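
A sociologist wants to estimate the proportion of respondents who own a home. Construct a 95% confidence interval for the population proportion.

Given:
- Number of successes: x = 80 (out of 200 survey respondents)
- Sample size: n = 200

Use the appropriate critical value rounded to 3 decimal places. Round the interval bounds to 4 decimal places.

Sample proportion: p̂ = 80/200 = 0.400000

Check conditions for normal approximation:
  np̂ = 80 ≥ 10 ✓
  n(1-p̂) = 120 ≥ 10 ✓

The sample is large enough, so use a z-interval (normal approximation) for the proportion.

For 95% confidence, z* = 1.96 (from standard normal table)

Standard error: SE = √(p̂(1-p̂)/n) = √(0.400000×0.600000/200) = 0.03464102

Margin of error: E = z* × SE = 1.96 × 0.03464102 = 0.067896

Z-interval: p̂ ± E = 0.400000 ± 0.067896 = (0.332104, 0.467896)

Rounded to 4 decimal places:

(0.3321, 0.4679)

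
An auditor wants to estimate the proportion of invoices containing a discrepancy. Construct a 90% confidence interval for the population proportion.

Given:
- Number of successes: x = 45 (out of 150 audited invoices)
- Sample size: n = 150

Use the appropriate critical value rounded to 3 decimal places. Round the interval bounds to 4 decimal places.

Sample proportion: p̂ = 45/150 = 0.3000000

Check conditions for normal approximation:
  np̂ = 45 ≥ 10 ✓
  n(1-p̂) = 105 ≥ 10 ✓

The sample is large enough, so use a z-interval (normal approximation) for the proportion.

For 90% confidence, z* = 1.645 (from standard normal table)

Standard error: SE = √(p̂(1-p̂)/n) = √(0.3000000×0.7000000/150) = 0.037416574

Margin of error: E = z* × SE = 1.645 × 0.037416574 = 0.0615503

Z-interval: p̂ ± E = 0.3000000 ± 0.0615503 = (0.2384497, 0.3615503)

Rounded to 4 decimal places:

(0.2384, 0.3616)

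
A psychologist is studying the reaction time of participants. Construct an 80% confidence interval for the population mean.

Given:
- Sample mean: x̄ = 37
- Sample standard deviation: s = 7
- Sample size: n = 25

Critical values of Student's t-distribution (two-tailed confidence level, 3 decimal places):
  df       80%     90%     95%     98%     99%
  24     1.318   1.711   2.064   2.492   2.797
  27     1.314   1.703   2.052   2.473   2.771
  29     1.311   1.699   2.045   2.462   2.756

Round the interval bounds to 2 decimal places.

The population standard deviation σ is unknown (only the sample standard deviation s is given), so use a t-interval with df = n - 1 = 25 - 1 = 24.

For 80% confidence with df = 24, t* = 1.318 (from t-table)

Standard error: SE = s/√n = 7/√25 = 1.400000

Margin of error: E = t* × SE = 1.318 × 1.400000 = 1.8452

T-interval: x̄ ± E = 37 ± 1.8452 = (35.1548, 38.8452)

Rounded to 2 decimal places:

(35.15, 38.85)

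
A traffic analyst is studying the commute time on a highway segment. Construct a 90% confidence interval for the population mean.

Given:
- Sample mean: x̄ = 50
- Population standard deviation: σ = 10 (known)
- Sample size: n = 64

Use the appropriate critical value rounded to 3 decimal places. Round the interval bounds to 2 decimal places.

The population standard deviation σ is known, so use a z-interval (standard normal critical value).

For 90% confidence, z* = 1.645 (from standard normal table)

Standard error: SE = σ/√n = 10/√64 = 1.250000

Margin of error: E = z* × SE = 1.645 × 1.250000 = 2.0562

Z-interval: x̄ ± E = 50 ± 2.0562 = (47.9438, 52.0562)

Rounded to 2 decimal places:

(47.94, 52.06)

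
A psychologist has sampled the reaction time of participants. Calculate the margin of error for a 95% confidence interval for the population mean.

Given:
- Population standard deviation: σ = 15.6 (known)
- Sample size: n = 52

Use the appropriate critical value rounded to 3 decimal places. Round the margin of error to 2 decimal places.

The population standard deviation σ is known, so use the z-interval margin of error formula.

For 95% confidence, z* = 1.96 (from standard normal table)

Margin of error formula for z-interval: E = z* × σ/√n

E = 1.96 × 15.6/√52
  = 1.96 × 2.163331
  = 4.2401

Rounded to 2 decimal places:

4.24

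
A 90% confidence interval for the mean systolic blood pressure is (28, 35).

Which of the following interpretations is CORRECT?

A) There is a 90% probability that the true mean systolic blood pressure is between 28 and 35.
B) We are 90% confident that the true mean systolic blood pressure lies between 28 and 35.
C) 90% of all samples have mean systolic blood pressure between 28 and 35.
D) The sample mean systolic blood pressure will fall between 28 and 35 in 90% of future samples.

A confidence interval represents our confidence in the procedure, not a probability statement about the parameter.

Key concept: If we repeated this sampling process many times and computed a 90% CI each time, about 90% of those intervals would contain the true population parameter.

For this specific interval (28, 35):
- Midpoint (point estimate): 31.5
- Margin of error: 3.5

The correct interpretation is the one stating confidence that the true parameter lies in the interval — option B.

B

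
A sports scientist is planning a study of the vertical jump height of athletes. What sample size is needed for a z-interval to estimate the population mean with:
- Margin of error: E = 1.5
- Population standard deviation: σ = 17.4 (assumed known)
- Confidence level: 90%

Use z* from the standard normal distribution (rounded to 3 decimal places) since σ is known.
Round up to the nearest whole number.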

################

**WORK TASK:**
Considering the records line by line, how many lines hold the string "reaction"? Say only the number.

**SOLVED PROBLEM:**
2